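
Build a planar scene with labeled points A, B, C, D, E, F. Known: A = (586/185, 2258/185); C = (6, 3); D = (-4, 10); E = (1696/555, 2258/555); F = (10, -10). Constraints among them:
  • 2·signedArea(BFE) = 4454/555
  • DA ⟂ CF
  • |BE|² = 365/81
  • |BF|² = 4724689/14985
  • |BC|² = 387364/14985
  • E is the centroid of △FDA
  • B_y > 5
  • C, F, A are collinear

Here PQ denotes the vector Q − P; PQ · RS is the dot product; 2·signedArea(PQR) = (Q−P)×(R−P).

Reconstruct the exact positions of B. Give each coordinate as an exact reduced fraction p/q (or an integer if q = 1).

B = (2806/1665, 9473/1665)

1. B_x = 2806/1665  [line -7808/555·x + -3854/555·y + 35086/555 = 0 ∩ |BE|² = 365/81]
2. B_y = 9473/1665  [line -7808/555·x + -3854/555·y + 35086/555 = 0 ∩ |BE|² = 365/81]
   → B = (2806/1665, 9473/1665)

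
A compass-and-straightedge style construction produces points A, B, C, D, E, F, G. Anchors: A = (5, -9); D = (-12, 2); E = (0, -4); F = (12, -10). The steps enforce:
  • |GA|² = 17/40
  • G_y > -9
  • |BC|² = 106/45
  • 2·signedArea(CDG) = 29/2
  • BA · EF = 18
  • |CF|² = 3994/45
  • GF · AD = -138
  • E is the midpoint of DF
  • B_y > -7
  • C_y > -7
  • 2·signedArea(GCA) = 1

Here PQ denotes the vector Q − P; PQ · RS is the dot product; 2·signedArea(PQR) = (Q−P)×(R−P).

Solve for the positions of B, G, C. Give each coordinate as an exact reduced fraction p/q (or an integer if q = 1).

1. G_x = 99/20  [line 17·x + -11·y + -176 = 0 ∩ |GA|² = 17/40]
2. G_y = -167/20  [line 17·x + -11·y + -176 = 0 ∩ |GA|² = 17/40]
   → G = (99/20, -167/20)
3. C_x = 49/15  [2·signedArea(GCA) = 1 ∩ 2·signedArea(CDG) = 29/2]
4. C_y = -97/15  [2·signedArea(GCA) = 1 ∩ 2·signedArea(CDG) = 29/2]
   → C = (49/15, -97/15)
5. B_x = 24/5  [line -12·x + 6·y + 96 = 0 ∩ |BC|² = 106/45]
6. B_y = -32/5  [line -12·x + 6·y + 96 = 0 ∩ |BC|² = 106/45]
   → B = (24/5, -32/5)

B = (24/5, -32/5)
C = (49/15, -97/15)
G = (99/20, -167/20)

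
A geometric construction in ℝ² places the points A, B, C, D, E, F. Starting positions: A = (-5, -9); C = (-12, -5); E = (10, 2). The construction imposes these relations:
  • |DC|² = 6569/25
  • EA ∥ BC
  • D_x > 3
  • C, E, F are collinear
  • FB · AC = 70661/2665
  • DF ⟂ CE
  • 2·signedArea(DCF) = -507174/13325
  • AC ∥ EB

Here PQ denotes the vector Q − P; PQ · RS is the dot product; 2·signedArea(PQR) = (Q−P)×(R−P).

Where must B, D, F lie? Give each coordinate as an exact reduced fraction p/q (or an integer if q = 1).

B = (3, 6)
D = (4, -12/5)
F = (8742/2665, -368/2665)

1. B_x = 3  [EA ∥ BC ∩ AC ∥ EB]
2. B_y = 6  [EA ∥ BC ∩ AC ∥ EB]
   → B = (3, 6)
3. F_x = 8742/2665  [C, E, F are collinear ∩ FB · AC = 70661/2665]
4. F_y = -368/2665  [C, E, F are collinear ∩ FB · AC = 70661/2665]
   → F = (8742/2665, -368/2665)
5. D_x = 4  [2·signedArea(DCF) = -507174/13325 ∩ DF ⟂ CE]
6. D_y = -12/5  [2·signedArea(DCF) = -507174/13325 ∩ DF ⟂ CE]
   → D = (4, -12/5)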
◇ ◇ ◇
- **Problem requirements**:
Please show each line in the records above that contains "construction".

- **Response box**:
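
A compass-and-straightedge style construction produces points A, B, C, D, E, F, G. Anchors: A = (5, -9); D = (-12, 2); E = (0, -4); F = (12, -10). The steps enforce:
A geometric construction in ℝ² places the points A, B, C, D, E, F. Starting positions: A = (-5, -9); C = (-12, -5); E = (10, 2). The construction imposes these relations: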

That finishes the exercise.